WHAT TO DO ▸ Please copy out the records that follow, word for word.

RECORDS FOR PROCESSING ▸
|---|
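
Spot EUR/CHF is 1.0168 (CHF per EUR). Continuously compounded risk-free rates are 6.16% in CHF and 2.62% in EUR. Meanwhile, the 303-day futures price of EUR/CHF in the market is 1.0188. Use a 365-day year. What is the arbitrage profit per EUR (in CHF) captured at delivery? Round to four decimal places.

0.0283 per EUR (in CHF)

Fair futures: F* = S·e^(carry·T), with carry = (r_CHF − r_EUR) = 0.0616 − 0.0262 = 0.0354
F* = 1.0168 · e^(0.0354 × 303/365) = 1.0168 · e^0.029387 = 1.0168 × 1.029823 = 1.0471
Market 1.0188 < fair 1.0471: forward underpriced → reverse cash-and-carry (short spot, go long the forward).
At maturity, profit = |F_mkt − F*| = |1.0188 − 1.0471| = 0.0283 per EUR (in CHF)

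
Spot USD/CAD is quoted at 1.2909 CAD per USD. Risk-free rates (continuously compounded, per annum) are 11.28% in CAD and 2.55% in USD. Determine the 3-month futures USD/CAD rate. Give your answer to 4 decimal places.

1.3194

F = S·e^((r_CAD − r_USD)T) = 1.2909 · e^((0.1128 − 0.0255) × 3/12)
= 1.2909 · e^0.021825 = 1.2909 × 1.022065
F = 1.3194 CAD per USD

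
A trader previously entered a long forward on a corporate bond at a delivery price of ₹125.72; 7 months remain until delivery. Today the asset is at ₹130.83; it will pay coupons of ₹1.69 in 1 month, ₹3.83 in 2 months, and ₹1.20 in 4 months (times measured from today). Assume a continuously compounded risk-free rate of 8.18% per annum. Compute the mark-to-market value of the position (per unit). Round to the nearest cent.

PV(remaining coupons) I = 1.69·e^(−0.0818·1/12) + 3.83·e^(−0.0818·2/12) + 1.20·e^(−0.0818·4/12) = 6.6244
Current forward F = (S − I)·e^(rT) = (130.83 − 6.6244)·e^(0.0818·7/12) = 124.2056 × 1.048873 = 130.2759
Value (long) = (F − K)·e^(−rT) = (130.2759 − 125.72) × 0.953404 = 4.3436
Value = ₹4.34

₹4.34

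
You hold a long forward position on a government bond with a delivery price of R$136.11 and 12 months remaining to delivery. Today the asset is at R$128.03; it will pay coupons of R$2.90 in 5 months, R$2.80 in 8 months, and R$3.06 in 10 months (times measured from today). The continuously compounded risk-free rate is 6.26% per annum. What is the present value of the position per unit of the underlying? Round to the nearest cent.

-R$8.24

PV(remaining coupons) I = 2.90·e^(−0.0626·5/12) + 2.80·e^(−0.0626·8/12) + 3.06·e^(−0.0626·10/12) = 8.4153
Current forward F = (S − I)·e^(rT) = (128.03 − 8.4153)·e^(0.0626·12/12) = 119.6147 × 1.064601 = 127.3419
Value (long) = (F − K)·e^(−rT) = (127.3419 − 136.11) × 0.939319 = -8.2360
Value = -R$8.24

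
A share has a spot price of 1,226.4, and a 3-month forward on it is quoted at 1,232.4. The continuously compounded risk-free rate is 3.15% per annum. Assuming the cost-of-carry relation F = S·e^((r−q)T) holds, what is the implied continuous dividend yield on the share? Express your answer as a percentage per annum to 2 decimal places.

From F = S·e^((r−q)T): (r − q) = ln(F/S)/T
ln(1232.4/1226.4) = ln(1.004892) = 0.004880
(r − q) = 0.004880 / (3/12) = 0.019520
q = r − ln(F/S)/T = 0.0315 − 0.019520 = 0.011980
q = 1.20%

1.20%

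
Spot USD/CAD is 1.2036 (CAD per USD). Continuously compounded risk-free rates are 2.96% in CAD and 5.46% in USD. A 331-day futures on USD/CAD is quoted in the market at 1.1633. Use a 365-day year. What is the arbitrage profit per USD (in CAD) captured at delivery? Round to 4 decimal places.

0.0133 per USD (in CAD)

Fair futures: F* = S·e^(carry·T), with carry = (r_CAD − r_USD) = 0.0296 − 0.0546 = -0.0250
F* = 1.2036 · e^(-0.0250 × 331/365) = 1.2036 · e^-0.022671 = 1.2036 × 0.977584 = 1.1766
Market 1.1633 < fair 1.1766: forward underpriced → reverse cash-and-carry (short spot, go long the forward).
At maturity, profit = |F_mkt − F*| = |1.1633 − 1.1766| = 0.0133 per USD (in CAD)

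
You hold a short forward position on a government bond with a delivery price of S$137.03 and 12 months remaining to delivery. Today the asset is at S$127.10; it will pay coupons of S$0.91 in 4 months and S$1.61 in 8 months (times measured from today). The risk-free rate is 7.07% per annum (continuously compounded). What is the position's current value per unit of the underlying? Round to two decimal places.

PV(remaining coupons) I = 0.91·e^(−0.0707·4/12) + 1.61·e^(−0.0707·8/12) = 2.4247
Current forward F = (S − I)·e^(rT) = (127.10 − 2.4247)·e^(0.0707·12/12) = 124.6753 × 1.073259 = 133.8089
Value (long) = (F − K)·e^(−rT) = (133.8089 − 137.03) × 0.931741 = -3.0012
Short position value = −(long value) = S$3.00

S$3.00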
|---|
COMPLETED EXERCISE ▸
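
Spot EUR/CHF is 1.0168 (CHF per EUR). Continuously compounded risk-free rates are 6.16% in CHF and 2.62% in EUR. Meanwhile, the 303-day futures price of EUR/CHF in the market is 1.0188. Use a 365-day year. What is the arbitrage profit per EUR (in CHF) captured at delivery? Round to four decimal places.

0.0283 per EUR (in CHF)

Fair futures: F* = S·e^(carry·T), with carry = (r_CHF − r_EUR) = 0.0616 − 0.0262 = 0.0354
F* = 1.0168 · e^(0.0354 × 303/365) = 1.0168 · e^0.029387 = 1.0168 × 1.029823 = 1.0471
Market 1.0188 < fair 1.0471: forward underpriced → reverse cash-and-carry (short spot, go long the forward).
At maturity, profit = |F_mkt − F*| = |1.0188 − 1.0471| = 0.0283 per EUR (in CHF)

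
Spot USD/CAD is quoted at 1.2909 CAD per USD. Risk-free rates (continuously compounded, per annum) are 11.28% in CAD and 2.55% in USD. Determine the 3-month futures USD/CAD rate. Give your answer to 4 decimal places.

1.3194

F = S·e^((r_CAD − r_USD)T) = 1.2909 · e^((0.1128 − 0.0255) × 3/12)
= 1.2909 · e^0.021825 = 1.2909 × 1.022065
F = 1.3194 CAD per USD

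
A trader previously entered a long forward on a corporate bond at a delivery price of ₹125.72; 7 months remain until delivery. Today the asset is at ₹130.83; it will pay coupons of ₹1.69 in 1 month, ₹3.83 in 2 months, and ₹1.20 in 4 months (times measured from today). Assume a continuously compounded risk-free rate of 8.18% per annum. Compute the mark-to-market value of the position (per unit). Round to the nearest cent.

PV(remaining coupons) I = 1.69·e^(−0.0818·1/12) + 3.83·e^(−0.0818·2/12) + 1.20·e^(−0.0818·4/12) = 6.6244
Current forward F = (S − I)·e^(rT) = (130.83 − 6.6244)·e^(0.0818·7/12) = 124.2056 × 1.048873 = 130.2759
Value (long) = (F − K)·e^(−rT) = (130.2759 − 125.72) × 0.953404 = 4.3436
Value = ₹4.34

₹4.34

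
You hold a long forward position on a government bond with a delivery price of R$136.11 and 12 months remaining to delivery. Today the asset is at R$128.03; it will pay coupons of R$2.90 in 5 months, R$2.80 in 8 months, and R$3.06 in 10 months (times measured from today). The continuously compounded risk-free rate is 6.26% per annum. What is the present value of the position per unit of the underlying? Round to the nearest cent.

-R$8.24

PV(remaining coupons) I = 2.90·e^(−0.0626·5/12) + 2.80·e^(−0.0626·8/12) + 3.06·e^(−0.0626·10/12) = 8.4153
Current forward F = (S − I)·e^(rT) = (128.03 − 8.4153)·e^(0.0626·12/12) = 119.6147 × 1.064601 = 127.3419
Value (long) = (F − K)·e^(−rT) = (127.3419 − 136.11) × 0.939319 = -8.2360
Value = -R$8.24

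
A share has a spot price of 1,226.4, and a 3-month forward on it is quoted at 1,232.4. The continuously compounded risk-free rate is 3.15% per annum. Assuming the cost-of-carry relation F = S·e^((r−q)T) holds, what is the implied continuous dividend yield on the share? Express your answer as a percentage per annum to 2 decimal places.

From F = S·e^((r−q)T): (r − q) = ln(F/S)/T
ln(1232.4/1226.4) = ln(1.004892) = 0.004880
(r − q) = 0.004880 / (3/12) = 0.019520
q = r − ln(F/S)/T = 0.0315 − 0.019520 = 0.011980
q = 1.20%

1.20%

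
Spot USD/CAD is 1.2036 (CAD per USD). Continuously compounded risk-free rates are 2.96% in CAD and 5.46% in USD. A 331-day futures on USD/CAD is quoted in the market at 1.1633. Use a 365-day year. What is the arbitrage profit per USD (in CAD) captured at delivery? Round to 4 decimal places.

0.0133 per USD (in CAD)

Fair futures: F* = S·e^(carry·T), with carry = (r_CAD − r_USD) = 0.0296 − 0.0546 = -0.0250
F* = 1.2036 · e^(-0.0250 × 331/365) = 1.2036 · e^-0.022671 = 1.2036 × 0.977584 = 1.1766
Market 1.1633 < fair 1.1766: forward underpriced → reverse cash-and-carry (short spot, go long the forward).
At maturity, profit = |F_mkt − F*| = |1.1633 − 1.1766| = 0.0133 per USD (in CAD)

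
You hold a short forward position on a government bond with a delivery price of S$137.03 and 12 months remaining to delivery. Today the asset is at S$127.10; it will pay coupons of S$0.91 in 4 months and S$1.61 in 8 months (times measured from today). The risk-free rate is 7.07% per annum (continuously compounded). What is the position's current value per unit of the underlying? Round to two decimal places.

PV(remaining coupons) I = 0.91·e^(−0.0707·4/12) + 1.61·e^(−0.0707·8/12) = 2.4247
Current forward F = (S − I)·e^(rT) = (127.10 − 2.4247)·e^(0.0707·12/12) = 124.6753 × 1.073259 = 133.8089
Value (long) = (F − K)·e^(−rT) = (133.8089 − 137.03) × 0.931741 = -3.0012
Short position value = −(long value) = S$3.00

S$3.00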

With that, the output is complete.